Stored items:

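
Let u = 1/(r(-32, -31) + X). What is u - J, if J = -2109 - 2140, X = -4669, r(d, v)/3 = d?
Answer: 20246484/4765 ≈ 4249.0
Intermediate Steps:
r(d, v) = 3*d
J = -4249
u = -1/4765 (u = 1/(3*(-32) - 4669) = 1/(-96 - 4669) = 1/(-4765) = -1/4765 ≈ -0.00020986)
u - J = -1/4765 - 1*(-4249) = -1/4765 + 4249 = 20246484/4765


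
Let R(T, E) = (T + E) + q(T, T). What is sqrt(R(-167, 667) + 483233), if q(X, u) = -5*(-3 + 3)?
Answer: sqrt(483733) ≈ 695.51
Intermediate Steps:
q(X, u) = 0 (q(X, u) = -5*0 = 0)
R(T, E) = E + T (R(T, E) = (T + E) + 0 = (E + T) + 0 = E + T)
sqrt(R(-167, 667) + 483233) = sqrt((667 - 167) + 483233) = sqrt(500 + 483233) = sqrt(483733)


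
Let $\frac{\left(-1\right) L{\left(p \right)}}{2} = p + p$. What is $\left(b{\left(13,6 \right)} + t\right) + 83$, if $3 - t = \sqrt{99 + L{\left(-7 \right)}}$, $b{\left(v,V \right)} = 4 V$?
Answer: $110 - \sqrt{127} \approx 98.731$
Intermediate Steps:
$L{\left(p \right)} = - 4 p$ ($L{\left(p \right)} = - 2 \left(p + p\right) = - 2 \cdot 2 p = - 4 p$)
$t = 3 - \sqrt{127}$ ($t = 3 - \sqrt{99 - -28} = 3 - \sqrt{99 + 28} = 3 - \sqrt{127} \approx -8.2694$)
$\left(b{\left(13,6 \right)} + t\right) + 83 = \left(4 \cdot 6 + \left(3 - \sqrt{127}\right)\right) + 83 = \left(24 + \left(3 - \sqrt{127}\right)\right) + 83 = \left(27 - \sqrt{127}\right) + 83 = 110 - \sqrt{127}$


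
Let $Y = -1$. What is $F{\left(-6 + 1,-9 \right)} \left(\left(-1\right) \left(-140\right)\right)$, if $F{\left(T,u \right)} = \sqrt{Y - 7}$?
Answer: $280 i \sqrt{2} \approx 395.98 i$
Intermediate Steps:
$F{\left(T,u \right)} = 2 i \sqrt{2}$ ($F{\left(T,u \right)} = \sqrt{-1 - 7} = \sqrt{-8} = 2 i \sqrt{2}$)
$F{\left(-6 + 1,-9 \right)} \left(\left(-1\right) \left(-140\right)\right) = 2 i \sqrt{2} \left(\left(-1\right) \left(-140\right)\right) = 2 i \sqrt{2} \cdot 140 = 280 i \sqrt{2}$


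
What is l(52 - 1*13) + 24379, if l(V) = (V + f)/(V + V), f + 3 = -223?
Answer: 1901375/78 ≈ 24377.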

Problem = Output all of the data exactly.

Response area =
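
Let u = 1/(r(-32, -31) + X). What is u - J, if J = -2109 - 2140, X = -4669, r(d, v)/3 = d?
Answer: 20246484/4765 ≈ 4249.0
Intermediate Steps:
r(d, v) = 3*d
J = -4249
u = -1/4765 (u = 1/(3*(-32) - 4669) = 1/(-96 - 4669) = 1/(-4765) = -1/4765 ≈ -0.00020986)
u - J = -1/4765 - 1*(-4249) = -1/4765 + 4249 = 20246484/4765


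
Let R(T, E) = (T + E) + q(T, T). What is sqrt(R(-167, 667) + 483233), if q(X, u) = -5*(-3 + 3)?
Answer: sqrt(483733) ≈ 695.51
Intermediate Steps:
q(X, u) = 0 (q(X, u) = -5*0 = 0)
R(T, E) = E + T (R(T, E) = (T + E) + 0 = (E + T) + 0 = E + T)
sqrt(R(-167, 667) + 483233) = sqrt((667 - 167) + 483233) = sqrt(500 + 483233) = sqrt(483733)


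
Let $\frac{\left(-1\right) L{\left(p \right)}}{2} = p + p$. What is $\left(b{\left(13,6 \right)} + t\right) + 83$, if $3 - t = \sqrt{99 + L{\left(-7 \right)}}$, $b{\left(v,V \right)} = 4 V$?
Answer: $110 - \sqrt{127} \approx 98.731$
Intermediate Steps:
$L{\left(p \right)} = - 4 p$ ($L{\left(p \right)} = - 2 \left(p + p\right) = - 2 \cdot 2 p = - 4 p$)
$t = 3 - \sqrt{127}$ ($t = 3 - \sqrt{99 - -28} = 3 - \sqrt{99 + 28} = 3 - \sqrt{127} \approx -8.2694$)
$\left(b{\left(13,6 \right)} + t\right) + 83 = \left(4 \cdot 6 + \left(3 - \sqrt{127}\right)\right) + 83 = \left(24 + \left(3 - \sqrt{127}\right)\right) + 83 = \left(27 - \sqrt{127}\right) + 83 = 110 - \sqrt{127}$


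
Let $Y = -1$. What is $F{\left(-6 + 1,-9 \right)} \left(\left(-1\right) \left(-140\right)\right)$, if $F{\left(T,u \right)} = \sqrt{Y - 7}$?
Answer: $280 i \sqrt{2} \approx 395.98 i$
Intermediate Steps:
$F{\left(T,u \right)} = 2 i \sqrt{2}$ ($F{\left(T,u \right)} = \sqrt{-1 - 7} = \sqrt{-8} = 2 i \sqrt{2}$)
$F{\left(-6 + 1,-9 \right)} \left(\left(-1\right) \left(-140\right)\right) = 2 i \sqrt{2} \left(\left(-1\right) \left(-140\right)\right) = 2 i \sqrt{2} \cdot 140 = 280 i \sqrt{2}$


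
What is l(52 - 1*13) + 24379, if l(V) = (V + f)/(V + V), f + 3 = -223?
Answer: 1901375/78 ≈ 24377.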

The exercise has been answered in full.